[Saved entries]

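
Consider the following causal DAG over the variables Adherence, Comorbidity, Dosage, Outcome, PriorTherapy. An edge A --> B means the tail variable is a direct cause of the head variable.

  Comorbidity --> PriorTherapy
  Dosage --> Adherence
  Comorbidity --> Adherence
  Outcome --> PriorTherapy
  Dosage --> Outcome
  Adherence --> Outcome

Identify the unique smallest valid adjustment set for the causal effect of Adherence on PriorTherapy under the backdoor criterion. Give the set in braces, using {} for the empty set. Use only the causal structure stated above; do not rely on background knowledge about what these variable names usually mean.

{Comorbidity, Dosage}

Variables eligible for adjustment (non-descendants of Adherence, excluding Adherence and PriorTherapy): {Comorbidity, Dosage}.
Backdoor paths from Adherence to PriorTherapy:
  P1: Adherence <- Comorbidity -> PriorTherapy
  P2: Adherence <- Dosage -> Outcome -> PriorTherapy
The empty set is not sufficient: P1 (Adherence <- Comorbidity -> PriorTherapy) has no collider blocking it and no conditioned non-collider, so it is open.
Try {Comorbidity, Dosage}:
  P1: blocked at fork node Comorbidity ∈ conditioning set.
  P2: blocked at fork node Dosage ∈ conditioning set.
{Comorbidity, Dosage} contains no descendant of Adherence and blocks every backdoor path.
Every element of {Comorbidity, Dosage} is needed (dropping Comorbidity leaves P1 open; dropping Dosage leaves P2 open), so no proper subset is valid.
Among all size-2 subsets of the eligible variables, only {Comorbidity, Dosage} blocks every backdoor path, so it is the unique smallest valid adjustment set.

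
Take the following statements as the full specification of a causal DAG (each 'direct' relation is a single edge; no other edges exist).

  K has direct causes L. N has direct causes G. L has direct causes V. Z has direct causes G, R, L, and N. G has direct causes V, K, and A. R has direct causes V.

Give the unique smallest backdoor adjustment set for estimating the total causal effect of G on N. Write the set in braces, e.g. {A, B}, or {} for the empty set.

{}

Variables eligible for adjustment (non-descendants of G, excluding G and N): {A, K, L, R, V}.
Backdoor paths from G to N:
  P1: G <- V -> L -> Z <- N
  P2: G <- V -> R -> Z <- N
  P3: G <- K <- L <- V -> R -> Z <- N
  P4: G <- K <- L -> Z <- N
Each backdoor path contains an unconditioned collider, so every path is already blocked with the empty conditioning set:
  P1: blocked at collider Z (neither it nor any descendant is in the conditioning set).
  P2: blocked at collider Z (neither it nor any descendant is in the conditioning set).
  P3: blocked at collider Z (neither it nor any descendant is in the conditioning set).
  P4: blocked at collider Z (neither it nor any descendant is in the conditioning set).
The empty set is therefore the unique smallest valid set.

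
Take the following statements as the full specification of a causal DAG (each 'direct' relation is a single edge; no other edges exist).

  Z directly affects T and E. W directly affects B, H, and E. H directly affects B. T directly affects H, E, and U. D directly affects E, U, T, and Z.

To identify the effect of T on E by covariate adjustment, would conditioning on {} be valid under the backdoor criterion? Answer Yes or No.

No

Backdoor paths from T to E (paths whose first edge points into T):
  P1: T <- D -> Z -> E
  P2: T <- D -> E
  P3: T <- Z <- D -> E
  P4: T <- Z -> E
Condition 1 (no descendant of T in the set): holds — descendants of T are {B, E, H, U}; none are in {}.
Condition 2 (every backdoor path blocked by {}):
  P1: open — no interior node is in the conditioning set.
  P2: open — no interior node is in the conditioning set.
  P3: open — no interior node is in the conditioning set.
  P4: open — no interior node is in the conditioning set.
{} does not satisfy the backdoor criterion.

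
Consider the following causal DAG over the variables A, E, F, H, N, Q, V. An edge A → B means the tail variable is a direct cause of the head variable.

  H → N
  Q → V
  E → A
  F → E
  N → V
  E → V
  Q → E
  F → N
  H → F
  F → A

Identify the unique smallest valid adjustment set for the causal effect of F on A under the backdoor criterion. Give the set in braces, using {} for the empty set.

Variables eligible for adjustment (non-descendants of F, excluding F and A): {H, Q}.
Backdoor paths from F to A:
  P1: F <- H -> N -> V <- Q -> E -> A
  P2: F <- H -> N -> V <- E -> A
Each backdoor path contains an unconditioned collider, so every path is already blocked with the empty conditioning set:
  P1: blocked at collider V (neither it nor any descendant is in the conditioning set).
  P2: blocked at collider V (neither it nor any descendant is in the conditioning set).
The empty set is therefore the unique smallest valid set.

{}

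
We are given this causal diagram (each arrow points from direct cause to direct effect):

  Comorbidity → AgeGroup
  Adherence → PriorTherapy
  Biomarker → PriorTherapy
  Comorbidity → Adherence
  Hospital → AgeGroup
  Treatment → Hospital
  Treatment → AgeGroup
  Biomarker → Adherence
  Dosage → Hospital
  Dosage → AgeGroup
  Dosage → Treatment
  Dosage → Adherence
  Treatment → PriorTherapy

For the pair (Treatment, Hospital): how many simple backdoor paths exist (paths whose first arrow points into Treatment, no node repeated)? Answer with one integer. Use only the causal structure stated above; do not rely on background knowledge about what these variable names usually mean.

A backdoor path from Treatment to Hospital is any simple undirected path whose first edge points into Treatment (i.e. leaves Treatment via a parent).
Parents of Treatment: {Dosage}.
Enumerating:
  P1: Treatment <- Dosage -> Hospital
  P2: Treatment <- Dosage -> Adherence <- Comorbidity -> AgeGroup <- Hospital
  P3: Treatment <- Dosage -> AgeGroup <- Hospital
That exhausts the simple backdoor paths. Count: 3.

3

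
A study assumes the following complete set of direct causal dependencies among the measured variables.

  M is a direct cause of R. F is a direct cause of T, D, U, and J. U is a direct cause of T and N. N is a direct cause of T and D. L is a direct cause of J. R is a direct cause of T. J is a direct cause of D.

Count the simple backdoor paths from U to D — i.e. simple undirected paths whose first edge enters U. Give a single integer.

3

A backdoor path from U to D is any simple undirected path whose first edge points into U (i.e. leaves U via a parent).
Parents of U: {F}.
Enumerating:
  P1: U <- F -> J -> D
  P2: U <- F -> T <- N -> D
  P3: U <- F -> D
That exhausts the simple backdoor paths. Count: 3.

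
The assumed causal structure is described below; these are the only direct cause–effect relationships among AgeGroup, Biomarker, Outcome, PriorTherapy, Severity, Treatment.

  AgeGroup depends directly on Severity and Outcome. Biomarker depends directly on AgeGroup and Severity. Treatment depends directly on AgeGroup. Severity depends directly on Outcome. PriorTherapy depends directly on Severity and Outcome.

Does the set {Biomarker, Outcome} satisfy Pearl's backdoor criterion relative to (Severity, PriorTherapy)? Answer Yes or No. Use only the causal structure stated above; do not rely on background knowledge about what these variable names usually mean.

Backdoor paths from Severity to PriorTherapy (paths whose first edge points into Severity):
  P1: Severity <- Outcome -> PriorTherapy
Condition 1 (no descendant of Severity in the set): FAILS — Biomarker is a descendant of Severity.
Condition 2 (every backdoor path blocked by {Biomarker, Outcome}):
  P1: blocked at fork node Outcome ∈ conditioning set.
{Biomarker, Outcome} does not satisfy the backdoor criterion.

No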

---

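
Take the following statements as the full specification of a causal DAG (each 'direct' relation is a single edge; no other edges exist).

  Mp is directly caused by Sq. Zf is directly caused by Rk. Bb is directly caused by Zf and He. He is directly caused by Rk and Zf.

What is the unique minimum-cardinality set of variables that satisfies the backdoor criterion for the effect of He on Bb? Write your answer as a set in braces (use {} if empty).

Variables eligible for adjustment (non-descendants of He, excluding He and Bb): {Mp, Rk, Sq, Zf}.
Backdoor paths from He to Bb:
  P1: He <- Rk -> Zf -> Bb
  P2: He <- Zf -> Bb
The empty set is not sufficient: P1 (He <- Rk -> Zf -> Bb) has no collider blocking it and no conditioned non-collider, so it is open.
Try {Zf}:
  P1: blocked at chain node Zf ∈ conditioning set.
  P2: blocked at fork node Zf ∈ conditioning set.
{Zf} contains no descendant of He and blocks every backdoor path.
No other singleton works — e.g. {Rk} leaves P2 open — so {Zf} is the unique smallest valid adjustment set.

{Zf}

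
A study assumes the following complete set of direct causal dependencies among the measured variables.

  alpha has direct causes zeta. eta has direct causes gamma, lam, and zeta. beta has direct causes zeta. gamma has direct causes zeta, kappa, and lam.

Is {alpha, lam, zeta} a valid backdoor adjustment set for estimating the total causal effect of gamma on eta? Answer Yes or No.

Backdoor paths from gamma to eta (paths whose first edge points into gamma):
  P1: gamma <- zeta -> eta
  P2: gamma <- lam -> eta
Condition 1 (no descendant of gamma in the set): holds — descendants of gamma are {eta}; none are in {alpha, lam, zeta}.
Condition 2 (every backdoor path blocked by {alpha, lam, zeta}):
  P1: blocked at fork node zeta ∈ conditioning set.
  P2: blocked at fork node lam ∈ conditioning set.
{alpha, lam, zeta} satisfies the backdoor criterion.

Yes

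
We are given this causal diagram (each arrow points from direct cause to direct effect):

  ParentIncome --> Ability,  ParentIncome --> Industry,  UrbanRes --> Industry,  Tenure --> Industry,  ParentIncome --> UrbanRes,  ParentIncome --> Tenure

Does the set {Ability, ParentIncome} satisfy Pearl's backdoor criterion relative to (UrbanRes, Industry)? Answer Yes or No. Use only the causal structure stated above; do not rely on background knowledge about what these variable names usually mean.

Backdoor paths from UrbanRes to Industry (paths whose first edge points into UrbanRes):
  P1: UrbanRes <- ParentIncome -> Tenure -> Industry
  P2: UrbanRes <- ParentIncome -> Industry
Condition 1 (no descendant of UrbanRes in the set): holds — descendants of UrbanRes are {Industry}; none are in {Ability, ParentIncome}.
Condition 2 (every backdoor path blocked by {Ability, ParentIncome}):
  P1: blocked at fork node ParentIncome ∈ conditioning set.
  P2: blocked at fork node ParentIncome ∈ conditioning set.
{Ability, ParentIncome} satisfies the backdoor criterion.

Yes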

...

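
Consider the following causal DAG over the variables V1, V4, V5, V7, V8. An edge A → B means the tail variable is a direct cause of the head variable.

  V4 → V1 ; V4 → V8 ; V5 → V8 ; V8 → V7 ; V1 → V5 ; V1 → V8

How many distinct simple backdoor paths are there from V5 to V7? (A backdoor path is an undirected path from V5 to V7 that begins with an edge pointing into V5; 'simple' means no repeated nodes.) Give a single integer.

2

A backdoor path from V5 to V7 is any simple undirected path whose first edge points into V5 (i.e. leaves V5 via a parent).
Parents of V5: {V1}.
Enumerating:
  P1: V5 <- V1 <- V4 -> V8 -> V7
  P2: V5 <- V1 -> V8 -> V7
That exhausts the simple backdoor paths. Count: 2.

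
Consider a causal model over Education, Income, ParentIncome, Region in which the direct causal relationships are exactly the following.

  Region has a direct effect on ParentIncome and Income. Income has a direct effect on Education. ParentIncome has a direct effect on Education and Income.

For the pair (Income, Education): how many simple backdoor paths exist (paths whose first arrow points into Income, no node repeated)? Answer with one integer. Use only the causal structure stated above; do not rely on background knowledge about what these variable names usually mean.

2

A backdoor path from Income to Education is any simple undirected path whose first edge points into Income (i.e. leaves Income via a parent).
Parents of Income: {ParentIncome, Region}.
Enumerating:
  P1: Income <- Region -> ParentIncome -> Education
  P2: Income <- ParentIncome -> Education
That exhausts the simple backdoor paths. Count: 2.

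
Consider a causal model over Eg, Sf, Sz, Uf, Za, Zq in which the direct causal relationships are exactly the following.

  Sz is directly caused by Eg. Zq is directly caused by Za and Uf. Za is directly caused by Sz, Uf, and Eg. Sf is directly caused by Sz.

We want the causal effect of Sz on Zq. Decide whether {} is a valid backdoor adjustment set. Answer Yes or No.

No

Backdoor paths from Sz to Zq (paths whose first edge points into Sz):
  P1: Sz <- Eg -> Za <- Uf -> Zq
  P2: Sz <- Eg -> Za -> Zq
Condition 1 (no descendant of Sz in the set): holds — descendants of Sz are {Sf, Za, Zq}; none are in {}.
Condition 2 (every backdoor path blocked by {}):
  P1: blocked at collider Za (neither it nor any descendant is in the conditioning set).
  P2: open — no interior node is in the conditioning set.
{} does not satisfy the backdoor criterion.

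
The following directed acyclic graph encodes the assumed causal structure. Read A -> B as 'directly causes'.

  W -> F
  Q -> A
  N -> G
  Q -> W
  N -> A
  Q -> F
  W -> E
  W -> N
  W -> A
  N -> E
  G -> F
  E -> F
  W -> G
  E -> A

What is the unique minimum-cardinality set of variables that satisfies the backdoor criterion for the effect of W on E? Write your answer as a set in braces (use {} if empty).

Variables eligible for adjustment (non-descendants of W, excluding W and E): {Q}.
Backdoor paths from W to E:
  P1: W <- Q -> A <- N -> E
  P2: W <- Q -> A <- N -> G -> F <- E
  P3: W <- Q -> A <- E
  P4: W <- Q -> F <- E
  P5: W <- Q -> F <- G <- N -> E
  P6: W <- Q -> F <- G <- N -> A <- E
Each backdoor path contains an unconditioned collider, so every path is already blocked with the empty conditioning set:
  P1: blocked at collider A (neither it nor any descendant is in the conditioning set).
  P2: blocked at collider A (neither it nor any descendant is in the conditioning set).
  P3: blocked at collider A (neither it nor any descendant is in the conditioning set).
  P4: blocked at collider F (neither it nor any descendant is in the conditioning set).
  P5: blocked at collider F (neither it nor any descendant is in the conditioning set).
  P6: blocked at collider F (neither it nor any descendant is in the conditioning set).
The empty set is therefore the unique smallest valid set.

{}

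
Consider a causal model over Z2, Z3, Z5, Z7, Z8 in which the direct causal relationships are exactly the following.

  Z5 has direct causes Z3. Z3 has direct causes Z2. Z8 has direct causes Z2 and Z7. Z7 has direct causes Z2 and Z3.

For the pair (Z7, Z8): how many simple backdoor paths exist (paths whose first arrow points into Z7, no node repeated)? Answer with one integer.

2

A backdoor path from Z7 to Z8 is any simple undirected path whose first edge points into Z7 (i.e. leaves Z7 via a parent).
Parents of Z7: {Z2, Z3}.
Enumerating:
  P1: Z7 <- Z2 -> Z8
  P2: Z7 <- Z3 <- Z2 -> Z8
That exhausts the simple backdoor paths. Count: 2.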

Work to be completed:
Set down, exactly as they stand above, the lines starting with the line with "Dosage, Outcome, PriorTherapy." and going on through the line with "K has direct", and no others.

Result of the exercise:
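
Consider the following causal DAG over the variables Adherence, Comorbidity, Dosage, Outcome, PriorTherapy. An edge A --> B means the tail variable is a direct cause of the head variable.

  Comorbidity --> PriorTherapy
  Dosage --> Adherence
  Comorbidity --> Adherence
  Outcome --> PriorTherapy
  Dosage --> Outcome
  Adherence --> Outcome

Identify the unique smallest valid adjustment set for the causal effect of Adherence on PriorTherapy under the backdoor criterion. Give the set in braces, using {} for the empty set. Use only the causal structure stated above; do not rely on background knowledge about what these variable names usually mean.

{Comorbidity, Dosage}

Variables eligible for adjustment (non-descendants of Adherence, excluding Adherence and PriorTherapy): {Comorbidity, Dosage}.
Backdoor paths from Adherence to PriorTherapy:
  P1: Adherence <- Comorbidity -> PriorTherapy
  P2: Adherence <- Dosage -> Outcome -> PriorTherapy
The empty set is not sufficient: P1 (Adherence <- Comorbidity -> PriorTherapy) has no collider blocking it and no conditioned non-collider, so it is open.
Try {Comorbidity, Dosage}:
  P1: blocked at fork node Comorbidity ∈ conditioning set.
  P2: blocked at fork node Dosage ∈ conditioning set.
{Comorbidity, Dosage} contains no descendant of Adherence and blocks every backdoor path.
Every element of {Comorbidity, Dosage} is needed (dropping Comorbidity leaves P1 open; dropping Dosage leaves P2 open), so no proper subset is valid.
Among all size-2 subsets of the eligible variables, only {Comorbidity, Dosage} blocks every backdoor path, so it is the unique smallest valid adjustment set.

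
Take the following statements as the full specification of a causal DAG (each 'direct' relation is a single edge; no other edges exist).

  K has direct causes L. N has direct causes G. L has direct causes V. Z has direct causes G, R, L, and N. G has direct causes V, K, and A. R has direct causes V.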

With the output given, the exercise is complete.